__Work instructions__:
The answer must consist of every line in the data below that holds the word "piece".

__Provided entries__:
/---
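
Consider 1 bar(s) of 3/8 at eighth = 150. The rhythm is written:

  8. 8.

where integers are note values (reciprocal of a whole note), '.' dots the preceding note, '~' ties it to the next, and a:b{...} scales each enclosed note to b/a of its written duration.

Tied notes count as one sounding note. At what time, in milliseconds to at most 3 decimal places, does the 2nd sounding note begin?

note 2 onset = 3/2b = 600.0ms

1. 0.0ms @ 0 + 600.0ms (3/2)
2. 600.0ms @ 3/2 + 600.0ms (3/2)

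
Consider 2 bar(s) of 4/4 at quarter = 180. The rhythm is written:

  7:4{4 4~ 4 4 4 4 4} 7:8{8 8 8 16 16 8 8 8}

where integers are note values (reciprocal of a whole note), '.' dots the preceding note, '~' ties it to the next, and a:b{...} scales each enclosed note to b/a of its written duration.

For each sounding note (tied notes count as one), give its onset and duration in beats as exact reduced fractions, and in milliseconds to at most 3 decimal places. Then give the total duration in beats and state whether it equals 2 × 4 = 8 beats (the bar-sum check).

1) 0.0ms=0b +190.476ms=4/7b
2) 190.476ms=4/7b +380.952ms=8/7b
3) 571.429ms=12/7b +190.476ms=4/7b
4) 761.905ms=16/7b +190.476ms=4/7b
5) 952.381ms=20/7b +190.476ms=4/7b
6) 1142.857ms=24/7b +190.476ms=4/7b
7) 1333.333ms=4b +190.476ms=4/7b
8) 1523.81ms=32/7b +190.476ms=4/7b
9) 1714.286ms=36/7b +190.476ms=4/7b
10) 1904.762ms=40/7b +95.238ms=2/7b
11) 2000.0ms=6b +95.238ms=2/7b
12) 2095.238ms=44/7b +190.476ms=4/7b
13) 2285.714ms=48/7b +190.476ms=4/7b
14) 2476.19ms=52/7b +190.476ms=4/7b
Σ=8b of 8 (180bpm 4/4) — PASS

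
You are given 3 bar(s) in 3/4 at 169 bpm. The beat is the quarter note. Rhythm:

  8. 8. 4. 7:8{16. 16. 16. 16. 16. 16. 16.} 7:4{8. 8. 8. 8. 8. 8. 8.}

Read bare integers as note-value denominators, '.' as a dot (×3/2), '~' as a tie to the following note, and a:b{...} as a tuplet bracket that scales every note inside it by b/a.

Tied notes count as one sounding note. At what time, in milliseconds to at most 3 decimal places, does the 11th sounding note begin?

note 11 onset = 6b = 2130.178ms

1. 0.0ms @ 0 + 266.272ms (3/4)
2. 266.272ms @ 3/4 + 266.272ms (3/4)
3. 532.544ms @ 3/2 + 532.544ms (3/2)
4. 1065.089ms @ 3 + 152.156ms (3/7)
5. 1217.244ms @ 24/7 + 152.156ms (3/7)
6. 1369.4ms @ 27/7 + 152.156ms (3/7)
7. 1521.555ms @ 30/7 + 152.156ms (3/7)
8. 1673.711ms @ 33/7 + 152.156ms (3/7)
9. 1825.866ms @ 36/7 + 152.156ms (3/7)
10. 1978.022ms @ 39/7 + 152.156ms (3/7)
11. 2130.178ms @ 6 + 152.156ms (3/7)
12. 2282.333ms @ 45/7 + 152.156ms (3/7)
13. 2434.489ms @ 48/7 + 152.156ms (3/7)
14. 2586.644ms @ 51/7 + 152.156ms (3/7)
15. 2738.8ms @ 54/7 + 152.156ms (3/7)
16. 2890.955ms @ 57/7 + 152.156ms (3/7)
17. 3043.111ms @ 60/7 + 152.156ms (3/7)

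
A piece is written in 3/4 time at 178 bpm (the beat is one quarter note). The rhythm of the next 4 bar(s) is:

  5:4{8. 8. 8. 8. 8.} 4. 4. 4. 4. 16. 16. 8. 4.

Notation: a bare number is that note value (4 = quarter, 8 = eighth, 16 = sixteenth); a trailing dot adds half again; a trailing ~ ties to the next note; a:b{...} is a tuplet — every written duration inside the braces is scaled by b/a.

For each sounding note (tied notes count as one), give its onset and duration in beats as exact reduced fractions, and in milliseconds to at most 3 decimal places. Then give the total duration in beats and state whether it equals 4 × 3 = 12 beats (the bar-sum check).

1) 0.0ms=0b +202.247ms=3/5b
2) 202.247ms=3/5b +202.247ms=3/5b
3) 404.494ms=6/5b +202.247ms=3/5b
4) 606.742ms=9/5b +202.247ms=3/5b
5) 808.989ms=12/5b +202.247ms=3/5b
6) 1011.236ms=3b +505.618ms=3/2b
7) 1516.854ms=9/2b +505.618ms=3/2b
8) 2022.472ms=6b +505.618ms=3/2b
9) 2528.09ms=15/2b +505.618ms=3/2b
10) 3033.708ms=9b +126.404ms=3/8b
11) 3160.112ms=75/8b +126.404ms=3/8b
12) 3286.517ms=39/4b +252.809ms=3/4b
13) 3539.326ms=21/2b +505.618ms=3/2b
Σ=12b of 12 (178bpm 3/4) — PASS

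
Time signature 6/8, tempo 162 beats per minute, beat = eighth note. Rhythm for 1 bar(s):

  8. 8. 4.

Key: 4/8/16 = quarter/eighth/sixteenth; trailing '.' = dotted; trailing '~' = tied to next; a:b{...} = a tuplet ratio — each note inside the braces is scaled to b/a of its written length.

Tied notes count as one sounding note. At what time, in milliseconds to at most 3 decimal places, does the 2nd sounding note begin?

note 2 onset = 3/2b = 555.556ms

1. 0.0ms @ 0 + 555.556ms (3/2)
2. 555.556ms @ 3/2 + 555.556ms (3/2)
3. 1111.111ms @ 3 + 1111.111ms (3)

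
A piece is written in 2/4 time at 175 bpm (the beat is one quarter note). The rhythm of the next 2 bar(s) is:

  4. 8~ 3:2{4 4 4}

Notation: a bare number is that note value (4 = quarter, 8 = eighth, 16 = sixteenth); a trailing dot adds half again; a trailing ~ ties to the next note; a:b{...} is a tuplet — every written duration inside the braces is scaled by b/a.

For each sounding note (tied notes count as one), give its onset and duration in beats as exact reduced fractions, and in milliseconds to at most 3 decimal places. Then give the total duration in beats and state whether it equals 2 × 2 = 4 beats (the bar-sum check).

1) 0.0ms=0b +514.286ms=3/2b
2) 514.286ms=3/2b +400.0ms=7/6b
3) 914.286ms=8/3b +228.571ms=2/3b
4) 1142.857ms=10/3b +228.571ms=2/3b
Σ=4b of 4 (175bpm 2/4) — PASS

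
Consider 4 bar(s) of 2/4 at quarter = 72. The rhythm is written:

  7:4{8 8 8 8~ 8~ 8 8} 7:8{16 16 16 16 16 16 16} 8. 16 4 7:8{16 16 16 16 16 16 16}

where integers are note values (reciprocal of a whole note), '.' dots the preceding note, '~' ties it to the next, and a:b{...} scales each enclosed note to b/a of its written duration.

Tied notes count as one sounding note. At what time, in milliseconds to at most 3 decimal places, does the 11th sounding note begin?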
\---
__Reply to the task__:
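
A piece is written in 3/4 time at 178 bpm (the beat is one quarter note). The rhythm of the next 4 bar(s) is:
A piece is written in 2/4 time at 175 bpm (the beat is one quarter note). The rhythm of the next 2 bar(s) is: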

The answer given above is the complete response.